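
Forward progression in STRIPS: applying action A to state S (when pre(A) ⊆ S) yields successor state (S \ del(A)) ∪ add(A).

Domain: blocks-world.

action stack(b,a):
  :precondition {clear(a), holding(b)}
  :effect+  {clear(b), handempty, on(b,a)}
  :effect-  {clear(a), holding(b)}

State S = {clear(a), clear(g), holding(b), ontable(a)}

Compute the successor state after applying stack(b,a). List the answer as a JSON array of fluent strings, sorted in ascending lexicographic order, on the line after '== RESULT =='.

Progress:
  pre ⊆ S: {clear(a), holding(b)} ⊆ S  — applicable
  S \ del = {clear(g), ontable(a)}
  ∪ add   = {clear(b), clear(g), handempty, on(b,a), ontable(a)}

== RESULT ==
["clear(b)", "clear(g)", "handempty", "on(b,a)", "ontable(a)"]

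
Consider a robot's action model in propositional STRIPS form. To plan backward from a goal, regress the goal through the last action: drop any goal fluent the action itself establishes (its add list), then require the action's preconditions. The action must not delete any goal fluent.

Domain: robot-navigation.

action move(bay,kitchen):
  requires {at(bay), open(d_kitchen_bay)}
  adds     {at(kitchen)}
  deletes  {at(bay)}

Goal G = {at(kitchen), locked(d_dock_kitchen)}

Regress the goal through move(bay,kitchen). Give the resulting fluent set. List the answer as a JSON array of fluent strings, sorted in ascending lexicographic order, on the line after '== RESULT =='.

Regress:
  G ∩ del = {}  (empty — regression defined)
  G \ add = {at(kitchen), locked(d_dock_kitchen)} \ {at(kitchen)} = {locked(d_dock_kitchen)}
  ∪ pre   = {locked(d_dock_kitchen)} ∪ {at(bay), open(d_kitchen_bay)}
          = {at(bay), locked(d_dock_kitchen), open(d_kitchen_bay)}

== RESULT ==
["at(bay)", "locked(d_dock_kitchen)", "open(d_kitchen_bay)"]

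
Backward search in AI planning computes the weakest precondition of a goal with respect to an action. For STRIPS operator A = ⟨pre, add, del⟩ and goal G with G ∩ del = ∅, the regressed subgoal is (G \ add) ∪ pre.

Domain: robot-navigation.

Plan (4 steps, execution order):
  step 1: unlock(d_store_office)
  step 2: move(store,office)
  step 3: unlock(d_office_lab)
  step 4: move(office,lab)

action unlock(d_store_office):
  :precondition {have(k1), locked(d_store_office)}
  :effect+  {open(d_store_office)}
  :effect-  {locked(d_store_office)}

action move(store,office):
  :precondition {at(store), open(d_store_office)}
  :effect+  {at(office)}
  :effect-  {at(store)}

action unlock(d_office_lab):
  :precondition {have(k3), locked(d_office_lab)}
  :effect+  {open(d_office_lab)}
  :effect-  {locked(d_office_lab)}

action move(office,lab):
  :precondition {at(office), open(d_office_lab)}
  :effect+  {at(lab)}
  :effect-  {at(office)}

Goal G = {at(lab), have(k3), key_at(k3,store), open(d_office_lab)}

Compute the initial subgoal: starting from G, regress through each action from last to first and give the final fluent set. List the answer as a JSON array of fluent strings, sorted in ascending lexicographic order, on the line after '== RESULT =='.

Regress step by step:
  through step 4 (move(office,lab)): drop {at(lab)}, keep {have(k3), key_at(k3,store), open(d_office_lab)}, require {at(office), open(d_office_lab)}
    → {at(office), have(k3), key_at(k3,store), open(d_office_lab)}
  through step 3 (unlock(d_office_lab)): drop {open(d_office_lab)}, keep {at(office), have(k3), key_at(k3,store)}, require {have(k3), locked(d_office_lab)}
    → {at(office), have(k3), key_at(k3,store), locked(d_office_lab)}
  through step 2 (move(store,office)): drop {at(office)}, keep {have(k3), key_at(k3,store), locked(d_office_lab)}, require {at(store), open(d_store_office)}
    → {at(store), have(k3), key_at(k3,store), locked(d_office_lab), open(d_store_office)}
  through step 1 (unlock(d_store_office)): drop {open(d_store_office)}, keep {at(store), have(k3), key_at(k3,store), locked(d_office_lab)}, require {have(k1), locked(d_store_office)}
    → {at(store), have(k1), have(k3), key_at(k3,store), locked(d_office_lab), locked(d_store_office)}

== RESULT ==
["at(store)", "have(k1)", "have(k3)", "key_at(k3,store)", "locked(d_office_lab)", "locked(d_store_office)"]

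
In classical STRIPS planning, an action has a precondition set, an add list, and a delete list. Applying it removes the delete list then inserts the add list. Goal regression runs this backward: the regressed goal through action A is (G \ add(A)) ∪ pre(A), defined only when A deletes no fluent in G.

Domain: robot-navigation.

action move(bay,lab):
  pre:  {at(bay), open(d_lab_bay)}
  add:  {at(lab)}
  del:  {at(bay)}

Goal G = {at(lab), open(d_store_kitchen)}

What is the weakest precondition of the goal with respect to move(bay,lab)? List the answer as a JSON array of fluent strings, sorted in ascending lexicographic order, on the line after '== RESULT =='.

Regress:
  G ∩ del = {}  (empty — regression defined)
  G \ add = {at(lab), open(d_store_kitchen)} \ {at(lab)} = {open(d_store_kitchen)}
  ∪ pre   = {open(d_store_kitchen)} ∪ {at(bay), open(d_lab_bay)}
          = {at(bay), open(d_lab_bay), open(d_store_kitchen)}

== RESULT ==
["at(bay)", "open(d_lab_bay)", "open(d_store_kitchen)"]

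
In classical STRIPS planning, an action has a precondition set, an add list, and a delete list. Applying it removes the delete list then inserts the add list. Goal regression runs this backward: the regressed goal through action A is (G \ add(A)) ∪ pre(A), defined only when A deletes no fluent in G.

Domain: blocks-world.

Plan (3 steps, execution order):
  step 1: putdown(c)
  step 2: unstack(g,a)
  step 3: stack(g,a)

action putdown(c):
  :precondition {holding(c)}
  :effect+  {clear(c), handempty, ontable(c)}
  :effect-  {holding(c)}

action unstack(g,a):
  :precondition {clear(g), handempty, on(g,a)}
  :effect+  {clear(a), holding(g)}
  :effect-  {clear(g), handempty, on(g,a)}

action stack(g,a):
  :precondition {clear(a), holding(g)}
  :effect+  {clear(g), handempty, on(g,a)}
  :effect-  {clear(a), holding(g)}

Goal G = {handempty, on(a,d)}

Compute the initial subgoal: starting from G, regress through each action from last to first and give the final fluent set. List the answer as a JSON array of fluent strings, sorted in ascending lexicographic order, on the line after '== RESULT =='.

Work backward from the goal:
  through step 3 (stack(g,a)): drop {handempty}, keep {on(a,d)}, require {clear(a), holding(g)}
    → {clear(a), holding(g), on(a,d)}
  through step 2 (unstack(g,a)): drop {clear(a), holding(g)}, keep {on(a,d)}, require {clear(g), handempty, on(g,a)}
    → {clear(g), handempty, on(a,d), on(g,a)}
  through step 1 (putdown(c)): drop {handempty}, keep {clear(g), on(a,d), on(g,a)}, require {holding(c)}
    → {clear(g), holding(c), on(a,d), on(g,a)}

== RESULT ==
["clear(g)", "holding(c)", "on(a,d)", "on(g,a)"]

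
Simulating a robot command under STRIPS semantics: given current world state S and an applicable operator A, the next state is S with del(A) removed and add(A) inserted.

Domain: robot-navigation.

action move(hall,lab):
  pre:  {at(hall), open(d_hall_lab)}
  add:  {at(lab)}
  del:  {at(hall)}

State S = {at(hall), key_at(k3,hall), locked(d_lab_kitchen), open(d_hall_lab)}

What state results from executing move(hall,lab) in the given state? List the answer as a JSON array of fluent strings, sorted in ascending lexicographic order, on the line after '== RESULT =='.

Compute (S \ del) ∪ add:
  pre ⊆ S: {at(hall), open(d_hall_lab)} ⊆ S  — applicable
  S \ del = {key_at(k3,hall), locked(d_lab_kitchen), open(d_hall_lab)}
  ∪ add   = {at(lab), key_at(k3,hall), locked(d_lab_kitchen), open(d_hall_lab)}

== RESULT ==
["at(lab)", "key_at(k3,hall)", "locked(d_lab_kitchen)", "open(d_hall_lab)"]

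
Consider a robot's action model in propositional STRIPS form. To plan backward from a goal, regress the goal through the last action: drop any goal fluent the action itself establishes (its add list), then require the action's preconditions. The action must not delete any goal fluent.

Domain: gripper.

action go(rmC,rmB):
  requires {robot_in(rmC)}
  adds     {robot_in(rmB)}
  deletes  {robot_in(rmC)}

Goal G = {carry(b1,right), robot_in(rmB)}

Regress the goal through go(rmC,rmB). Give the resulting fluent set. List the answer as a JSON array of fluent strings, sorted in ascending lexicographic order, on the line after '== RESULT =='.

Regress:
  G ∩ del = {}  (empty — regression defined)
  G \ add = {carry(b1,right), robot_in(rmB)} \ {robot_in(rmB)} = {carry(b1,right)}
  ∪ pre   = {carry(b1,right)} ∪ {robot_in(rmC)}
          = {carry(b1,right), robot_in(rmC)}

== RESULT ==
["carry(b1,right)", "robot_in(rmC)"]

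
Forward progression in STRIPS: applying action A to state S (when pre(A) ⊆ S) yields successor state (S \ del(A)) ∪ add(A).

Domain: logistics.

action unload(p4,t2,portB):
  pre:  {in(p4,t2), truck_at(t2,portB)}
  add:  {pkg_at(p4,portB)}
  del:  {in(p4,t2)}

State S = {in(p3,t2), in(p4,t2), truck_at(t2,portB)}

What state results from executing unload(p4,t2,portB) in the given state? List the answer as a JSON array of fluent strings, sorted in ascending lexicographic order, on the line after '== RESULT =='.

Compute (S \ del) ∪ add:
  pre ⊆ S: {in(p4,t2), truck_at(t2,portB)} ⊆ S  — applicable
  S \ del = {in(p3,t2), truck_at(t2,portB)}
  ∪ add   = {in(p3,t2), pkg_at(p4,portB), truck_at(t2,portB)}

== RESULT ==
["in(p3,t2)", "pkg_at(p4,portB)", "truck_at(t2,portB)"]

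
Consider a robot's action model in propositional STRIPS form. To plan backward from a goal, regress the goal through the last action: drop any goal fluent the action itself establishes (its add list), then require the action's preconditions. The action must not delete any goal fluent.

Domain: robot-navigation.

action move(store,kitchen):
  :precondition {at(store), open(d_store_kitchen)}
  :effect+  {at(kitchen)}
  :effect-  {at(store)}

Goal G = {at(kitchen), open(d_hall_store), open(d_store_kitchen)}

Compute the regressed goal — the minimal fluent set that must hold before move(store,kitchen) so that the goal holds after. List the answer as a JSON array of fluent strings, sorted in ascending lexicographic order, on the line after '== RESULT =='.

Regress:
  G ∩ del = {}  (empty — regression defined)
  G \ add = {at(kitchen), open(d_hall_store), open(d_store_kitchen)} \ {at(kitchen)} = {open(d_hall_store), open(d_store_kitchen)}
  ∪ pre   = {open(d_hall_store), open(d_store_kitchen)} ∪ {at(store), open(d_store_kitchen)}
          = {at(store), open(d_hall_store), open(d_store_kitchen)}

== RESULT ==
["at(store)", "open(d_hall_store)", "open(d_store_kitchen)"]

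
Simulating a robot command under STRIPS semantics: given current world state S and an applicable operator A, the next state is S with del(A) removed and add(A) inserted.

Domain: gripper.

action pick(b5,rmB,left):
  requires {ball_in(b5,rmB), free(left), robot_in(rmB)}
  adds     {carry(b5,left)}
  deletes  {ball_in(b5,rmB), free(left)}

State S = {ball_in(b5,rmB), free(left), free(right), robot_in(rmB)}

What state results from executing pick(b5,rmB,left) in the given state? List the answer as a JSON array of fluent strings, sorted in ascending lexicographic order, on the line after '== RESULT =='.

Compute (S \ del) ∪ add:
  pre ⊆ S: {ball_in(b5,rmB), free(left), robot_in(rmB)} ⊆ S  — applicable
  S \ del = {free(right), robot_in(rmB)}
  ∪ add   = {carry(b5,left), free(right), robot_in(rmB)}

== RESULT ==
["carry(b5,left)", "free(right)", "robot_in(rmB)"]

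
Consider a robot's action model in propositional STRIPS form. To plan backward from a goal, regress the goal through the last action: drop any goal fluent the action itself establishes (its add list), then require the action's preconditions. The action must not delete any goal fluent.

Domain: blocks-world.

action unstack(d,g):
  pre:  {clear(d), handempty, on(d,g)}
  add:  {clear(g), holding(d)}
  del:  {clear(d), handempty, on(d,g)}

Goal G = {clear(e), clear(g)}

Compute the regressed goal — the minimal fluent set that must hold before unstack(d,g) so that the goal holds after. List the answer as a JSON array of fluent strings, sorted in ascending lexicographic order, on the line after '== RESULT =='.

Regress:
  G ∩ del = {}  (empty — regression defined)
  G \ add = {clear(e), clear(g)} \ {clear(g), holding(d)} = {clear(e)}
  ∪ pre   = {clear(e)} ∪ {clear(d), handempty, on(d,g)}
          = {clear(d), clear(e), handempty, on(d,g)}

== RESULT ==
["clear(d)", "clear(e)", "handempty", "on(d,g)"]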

+ + + + + + +

- What is being asked:
Go through the records above and copy each line where "steps" is found.

- Response for this exercise:
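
Plan (4 steps, execution order):
Plan (3 steps, execution order):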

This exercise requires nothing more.